ABOUT THIS TASK:
State how many lines in the records below contain the word "following". Nothing else is needed.

ENTRIES SUPPLIED:
- Opening Delimiter -

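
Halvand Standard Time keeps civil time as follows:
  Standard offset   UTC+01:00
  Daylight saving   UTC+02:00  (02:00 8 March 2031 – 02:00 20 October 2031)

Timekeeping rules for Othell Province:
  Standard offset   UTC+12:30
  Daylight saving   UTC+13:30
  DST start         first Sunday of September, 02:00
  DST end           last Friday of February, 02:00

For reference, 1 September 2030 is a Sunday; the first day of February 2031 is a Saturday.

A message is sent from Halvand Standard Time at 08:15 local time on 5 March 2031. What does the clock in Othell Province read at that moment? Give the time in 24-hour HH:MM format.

19:45

5 March 2031 is outside the daylight-saving period (8 March – 20 October), so Halvand Standard Time is on standard time, UTC+01:00.
08:15 Halvand Standard Time − 1h = 07:15 UTC.
1 September 2030 is a Sunday, so the first Sunday is September 1.
1 February 2031 is a Saturday, so Fridays fall on 7, 14, 21, 28; the last is February 28.
At the standard offset (UTC+12:30), 07:15 UTC + 12h30m = 19:45 Othell Province standard time.
The standard-time date in Othell Province, 5 March 2031, is outside the daylight-saving period (1 September 2030 – 28 February 2031), so Othell Province is on standard time, UTC+12:30.
07:15 UTC + 12h30m = 19:45 Othell Province.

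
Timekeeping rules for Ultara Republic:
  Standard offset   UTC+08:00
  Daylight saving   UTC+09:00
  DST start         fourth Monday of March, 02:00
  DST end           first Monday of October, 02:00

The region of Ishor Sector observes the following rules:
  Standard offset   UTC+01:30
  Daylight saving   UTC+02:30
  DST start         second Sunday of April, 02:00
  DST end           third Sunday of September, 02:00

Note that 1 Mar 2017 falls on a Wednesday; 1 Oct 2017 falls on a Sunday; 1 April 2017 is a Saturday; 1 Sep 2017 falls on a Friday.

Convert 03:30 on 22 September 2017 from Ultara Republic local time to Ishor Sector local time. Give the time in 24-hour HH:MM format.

20:00

1 March 2017 is a Wednesday, so the first Monday is March 6 and the fourth is March 27.
1 October 2017 is a Sunday, so the first Monday is October 2.
Daylight saving runs 27 March – 2 October; 22 September 2017 is inside that window, so Ultara Republic is at UTC+09:00.
03:30 Ultara Republic − 9h = 18:30 UTC (rolling into the previous day, 21 September 2017).
1 April 2017 is a Saturday, so the first Sunday is April 2 and the second is April 9.
1 September 2017 is a Friday, so the first Sunday is September 3 and the third is September 17.
At the standard offset (UTC+01:30), 18:30 UTC + 1h30m = 20:00 Ishor Sector standard time.
The standard-time date in Ishor Sector, 21 September 2017, is outside the daylight-saving period (9 April – 17 September), so Ishor Sector is on standard time, UTC+01:30.
18:30 UTC + 1h30m = 20:00 Ishor Sector.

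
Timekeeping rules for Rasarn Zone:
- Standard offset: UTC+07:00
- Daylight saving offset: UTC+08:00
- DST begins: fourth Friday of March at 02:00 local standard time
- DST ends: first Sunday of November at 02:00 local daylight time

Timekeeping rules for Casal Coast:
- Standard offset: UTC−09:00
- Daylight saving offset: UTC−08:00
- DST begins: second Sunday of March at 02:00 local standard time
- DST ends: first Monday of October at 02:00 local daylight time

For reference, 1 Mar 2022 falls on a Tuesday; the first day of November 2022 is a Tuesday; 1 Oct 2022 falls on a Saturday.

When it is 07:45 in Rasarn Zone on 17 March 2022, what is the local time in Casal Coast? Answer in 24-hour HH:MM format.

16:45

1 March 2022 is a Tuesday, so the first Friday is March 4 and the fourth is March 25.
1 November 2022 is a Tuesday, so the first Sunday is November 6.
17 March 2022 is outside the daylight-saving period (25 March – 6 November), so Rasarn Zone is on standard time, UTC+07:00.
07:45 Rasarn Zone − 7h = 00:45 UTC.
1 March 2022 is a Tuesday, so the first Sunday is March 6 and the second is March 13.
1 October 2022 is a Saturday, so the first Monday is October 3.
At the standard offset (UTC−09:00), 00:45 UTC − 9h = 15:45 Casal Coast standard time (rolling into the previous day, 16 March 2022).
The standard-time date in Casal Coast, 16 March 2022, falls between 13 March and 3 October, so daylight saving is in effect and Casal Coast is at UTC−08:00.
00:45 UTC − 8h = 16:45 Casal Coast (rolling into the previous day, 16 March 2022).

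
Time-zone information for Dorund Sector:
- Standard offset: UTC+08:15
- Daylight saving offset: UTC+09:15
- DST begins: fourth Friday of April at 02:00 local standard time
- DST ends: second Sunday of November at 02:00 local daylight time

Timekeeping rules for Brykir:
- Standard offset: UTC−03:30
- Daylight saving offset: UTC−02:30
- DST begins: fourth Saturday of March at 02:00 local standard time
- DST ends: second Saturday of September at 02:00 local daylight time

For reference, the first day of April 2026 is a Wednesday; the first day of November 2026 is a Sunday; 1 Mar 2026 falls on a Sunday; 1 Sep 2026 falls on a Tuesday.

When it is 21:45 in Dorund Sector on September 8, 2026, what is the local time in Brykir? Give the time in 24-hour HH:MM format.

1 April 2026 is a Wednesday, so the first Friday is April 3 and the fourth is April 24.
1 November 2026 is a Sunday, so the first Sunday is November 1 and the second is November 8.
September 8, 2026 lies within the daylight-saving period (24 April – 8 November), so Dorund Sector is on daylight time, UTC+09:15.
21:45 Dorund Sector − 9h15m = 12:30 UTC.
1 March 2026 is a Sunday, so the first Saturday is March 7 and the fourth is March 28.
1 September 2026 is a Tuesday, so the first Saturday is September 5 and the second is September 12.
At the standard offset (UTC−03:30), 12:30 UTC − 3h30m = 09:00 Brykir standard time.
The standard-time date in Brykir, September 8, 2026, falls between 28 March and 12 September, so daylight saving is in effect and Brykir is at UTC−02:30.
12:30 UTC − 2h30m = 10:00 Brykir.

10:00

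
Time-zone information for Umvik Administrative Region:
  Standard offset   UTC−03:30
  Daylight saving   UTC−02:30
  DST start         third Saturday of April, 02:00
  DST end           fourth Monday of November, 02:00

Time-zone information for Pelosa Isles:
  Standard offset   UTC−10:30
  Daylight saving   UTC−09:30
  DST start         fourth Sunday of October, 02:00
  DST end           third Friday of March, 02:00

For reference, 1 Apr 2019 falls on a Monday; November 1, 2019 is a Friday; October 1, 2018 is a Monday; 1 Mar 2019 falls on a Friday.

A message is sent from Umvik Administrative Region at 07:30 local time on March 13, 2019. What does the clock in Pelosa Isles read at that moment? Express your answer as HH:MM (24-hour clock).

01:30

1 April 2019 is a Monday, so the first Saturday is April 6 and the third is April 20.
1 November 2019 is a Friday, so the first Monday is November 4 and the fourth is November 25.
March 13, 2019 is outside the daylight-saving period (20 April – 25 November), so Umvik Administrative Region is on standard time, UTC−03:30.
07:30 Umvik Administrative Region + 3h30m = 11:00 UTC.
1 October 2018 is a Monday, so the first Sunday is October 7 and the fourth is October 28.
1 March 2019 is a Friday, so the first Friday is March 1 and the third is March 15.
At the standard offset (UTC−10:30), 11:00 UTC − 10h30m = 00:30 Pelosa Isles standard time.
Daylight saving runs 28 October 2018 – 15 March 2019; the standard-time date in Pelosa Isles, March 13, 2019, is inside that window, so Pelosa Isles is at UTC−09:30.
11:00 UTC − 9h30m = 01:30 Pelosa Isles.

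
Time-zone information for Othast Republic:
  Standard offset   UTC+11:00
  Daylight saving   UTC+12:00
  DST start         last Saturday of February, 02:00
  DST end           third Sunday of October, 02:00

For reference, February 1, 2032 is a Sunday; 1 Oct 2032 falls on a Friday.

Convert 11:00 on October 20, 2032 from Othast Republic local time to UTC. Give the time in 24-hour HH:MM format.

1 February 2032 is a Sunday, so Saturdays fall on 7, 14, 21, 28; the last is February 28.
1 October 2032 is a Friday, so the first Sunday is October 3 and the third is October 17.
October 20, 2032 does not fall between 28 February and 17 October, so daylight saving is not in effect and Othast Republic is at UTC+11:00.
11:00 local − 11h = 00:00 UTC.

00:00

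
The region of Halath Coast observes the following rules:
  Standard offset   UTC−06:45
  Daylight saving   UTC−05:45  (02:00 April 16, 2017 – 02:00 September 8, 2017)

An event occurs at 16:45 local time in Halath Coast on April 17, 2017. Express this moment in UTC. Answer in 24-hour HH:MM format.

Daylight saving runs 16 April – 8 September; April 17, 2017 is inside that window, so Halath Coast is at UTC−05:45.
16:45 local + 5h45m = 22:30 UTC.

22:30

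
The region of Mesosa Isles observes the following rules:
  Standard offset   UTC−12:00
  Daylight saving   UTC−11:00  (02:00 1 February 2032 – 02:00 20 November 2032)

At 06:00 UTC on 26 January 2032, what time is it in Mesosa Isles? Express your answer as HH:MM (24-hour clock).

At the standard offset (UTC−12:00), 06:00 UTC − 12h = 18:00 Mesosa Isles standard time (rolling into the previous day, 25 January 2032).
The standard-time date in Mesosa Isles, 25 January 2032, is outside the daylight-saving period (1 February – 20 November), so Mesosa Isles is on standard time, UTC−12:00.
06:00 UTC − 12h = 18:00 local (rolling into the previous day, 25 January 2032).

18:00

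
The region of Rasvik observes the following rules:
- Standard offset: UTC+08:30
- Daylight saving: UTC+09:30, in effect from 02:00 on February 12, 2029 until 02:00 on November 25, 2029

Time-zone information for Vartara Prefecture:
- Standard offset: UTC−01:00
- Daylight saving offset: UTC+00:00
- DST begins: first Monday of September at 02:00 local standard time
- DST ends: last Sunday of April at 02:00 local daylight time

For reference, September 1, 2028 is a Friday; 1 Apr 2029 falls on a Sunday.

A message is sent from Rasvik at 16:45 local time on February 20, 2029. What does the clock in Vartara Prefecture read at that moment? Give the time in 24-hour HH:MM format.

07:15

Daylight saving runs 12 February – 25 November; February 20, 2029 is inside that window, so Rasvik is at UTC+09:30.
16:45 Rasvik − 9h30m = 07:15 UTC.
1 September 2028 is a Friday, so the first Monday is September 4.
1 April 2029 is a Sunday, so Sundays fall on 1, 8, 15, 22, 29; the last is April 29.
At the standard offset (UTC−01:00), 07:15 UTC − 1h = 06:15 Vartara Prefecture standard time.
Daylight saving runs 4 September 2028 – 29 April 2029; the standard-time date in Vartara Prefecture, February 20, 2029, is inside that window, so Vartara Prefecture is at UTC+00:00.
07:15 UTC + 0h = 07:15 Vartara Prefecture.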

- Closing Delimiter -

PROBLEM SOLUTION:
4